ENTRIES SUPPLIED
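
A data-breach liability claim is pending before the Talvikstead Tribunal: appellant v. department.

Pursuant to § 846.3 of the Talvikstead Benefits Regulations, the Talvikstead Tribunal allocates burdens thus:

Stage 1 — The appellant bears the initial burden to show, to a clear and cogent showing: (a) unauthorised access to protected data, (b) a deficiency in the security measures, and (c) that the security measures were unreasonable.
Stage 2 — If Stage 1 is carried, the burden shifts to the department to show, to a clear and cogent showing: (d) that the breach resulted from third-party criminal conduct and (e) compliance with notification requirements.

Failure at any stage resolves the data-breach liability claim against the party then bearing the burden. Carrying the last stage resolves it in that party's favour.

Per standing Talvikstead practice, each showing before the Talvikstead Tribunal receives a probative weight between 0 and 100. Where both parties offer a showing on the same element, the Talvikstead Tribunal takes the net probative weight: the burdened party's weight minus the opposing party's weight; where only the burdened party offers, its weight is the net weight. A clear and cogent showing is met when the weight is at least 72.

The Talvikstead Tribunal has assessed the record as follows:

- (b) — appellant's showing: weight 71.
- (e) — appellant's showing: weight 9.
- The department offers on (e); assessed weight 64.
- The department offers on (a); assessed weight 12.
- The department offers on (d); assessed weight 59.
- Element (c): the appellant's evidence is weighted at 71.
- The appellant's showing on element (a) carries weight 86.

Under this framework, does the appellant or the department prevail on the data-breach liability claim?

Stage 1 (appellant, a clear and cogent showing, weight is at least 72): (a) net 86−12=74 ≥ 72 — meets; (b) 71 < 72 — fails; (c) 71 < 72 — fails.
  Not every element is met, so the appellant fails to carry Stage 1.
The analysis ends at Stage 1; the department prevails.

department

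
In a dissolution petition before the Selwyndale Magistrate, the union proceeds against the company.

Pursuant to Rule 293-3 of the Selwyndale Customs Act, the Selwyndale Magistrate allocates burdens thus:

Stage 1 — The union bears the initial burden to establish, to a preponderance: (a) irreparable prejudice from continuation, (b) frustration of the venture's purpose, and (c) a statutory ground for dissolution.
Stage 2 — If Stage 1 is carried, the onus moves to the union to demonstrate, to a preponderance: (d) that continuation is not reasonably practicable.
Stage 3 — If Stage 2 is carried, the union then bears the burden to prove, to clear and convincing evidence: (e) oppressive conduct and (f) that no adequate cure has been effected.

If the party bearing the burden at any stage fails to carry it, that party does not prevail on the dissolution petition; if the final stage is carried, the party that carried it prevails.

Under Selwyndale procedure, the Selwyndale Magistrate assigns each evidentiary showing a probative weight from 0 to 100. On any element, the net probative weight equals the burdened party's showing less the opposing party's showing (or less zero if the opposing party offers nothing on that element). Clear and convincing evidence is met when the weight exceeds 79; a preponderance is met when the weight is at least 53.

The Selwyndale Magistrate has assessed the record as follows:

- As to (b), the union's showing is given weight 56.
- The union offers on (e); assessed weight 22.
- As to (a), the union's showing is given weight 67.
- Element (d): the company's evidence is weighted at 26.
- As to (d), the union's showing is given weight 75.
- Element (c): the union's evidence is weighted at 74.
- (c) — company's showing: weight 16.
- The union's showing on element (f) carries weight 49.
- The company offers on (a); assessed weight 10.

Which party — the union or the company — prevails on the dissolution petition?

company

Stage 1 — burden on union; standard: a preponderance (weight is at least 53).
    (a): 67 − 10 = 57 ≥ 53 [met]
    (b): 56 ≥ 53 [met]
    (c): 74 − 16 = 58 ≥ 53 [met]
  Stage 1 carried; the burden remains with the union.
Stage 2 — burden on union; standard: a preponderance (weight is at least 53).
    (d): 75 − 26 = 49 < 53 [not met]
  Not every element is met, so the union fails to carry Stage 2.
So the company prevails.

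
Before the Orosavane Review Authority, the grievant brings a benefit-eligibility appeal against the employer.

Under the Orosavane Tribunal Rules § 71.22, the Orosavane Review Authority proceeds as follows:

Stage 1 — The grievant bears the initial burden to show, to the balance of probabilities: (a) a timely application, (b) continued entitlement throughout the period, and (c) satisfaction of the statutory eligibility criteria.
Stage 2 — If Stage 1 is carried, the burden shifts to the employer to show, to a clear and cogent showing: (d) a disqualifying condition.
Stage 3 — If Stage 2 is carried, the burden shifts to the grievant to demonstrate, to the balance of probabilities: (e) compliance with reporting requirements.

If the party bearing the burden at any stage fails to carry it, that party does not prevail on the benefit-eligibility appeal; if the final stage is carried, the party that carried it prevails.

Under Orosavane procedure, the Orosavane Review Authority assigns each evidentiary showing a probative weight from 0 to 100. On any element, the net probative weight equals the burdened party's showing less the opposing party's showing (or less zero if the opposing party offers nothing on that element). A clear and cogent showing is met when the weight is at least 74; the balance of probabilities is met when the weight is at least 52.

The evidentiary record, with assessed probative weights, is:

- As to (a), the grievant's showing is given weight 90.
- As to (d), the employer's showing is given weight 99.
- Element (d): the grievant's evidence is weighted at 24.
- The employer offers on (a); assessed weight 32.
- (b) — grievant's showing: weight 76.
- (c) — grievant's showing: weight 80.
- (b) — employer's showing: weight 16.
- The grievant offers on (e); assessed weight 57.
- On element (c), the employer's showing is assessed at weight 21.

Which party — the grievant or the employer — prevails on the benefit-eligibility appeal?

grievant

Stage 1 (grievant, the balance of probabilities, weight is at least 52): (a) net 90−32=58 ≥ 52 — meets; (b) net 76−16=60 ≥ 52 — meets; (c) net 80−21=59 ≥ 52 — meets.
  Stage 1 carried; the burden shifts to the employer.
Stage 2 (employer, a clear and cogent showing, weight is at least 74): (d) net 99−24=75 ≥ 74 — meets.
  All elements met. The burden passes to the grievant.
Stage 3 (grievant, the balance of probabilities, weight is at least 52): (e) 57 ≥ 52 — meets.
  All elements met at the final stage.
Every stage carried; the grievant prevails.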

EXERCISE DIRECTIONS
From the data above, reproduce word for word the lines running from the line with "Under Orosavane procedure, the" to the line with "The evidentiary record, with", ends included.

EXERCISE ANSWER
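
Under Orosavane procedure, the Orosavane Review Authority assigns each evidentiary showing a probative weight from 0 to 100. On any element, the net probative weight equals the burdened party's showing less the opposing party's showing (or less zero if the opposing party offers nothing on that element). A clear and cogent showing is met when the weight is at least 74; the balance of probabilities is met when the weight is at least 52.

The evidentiary record, with assessed probative weights, is: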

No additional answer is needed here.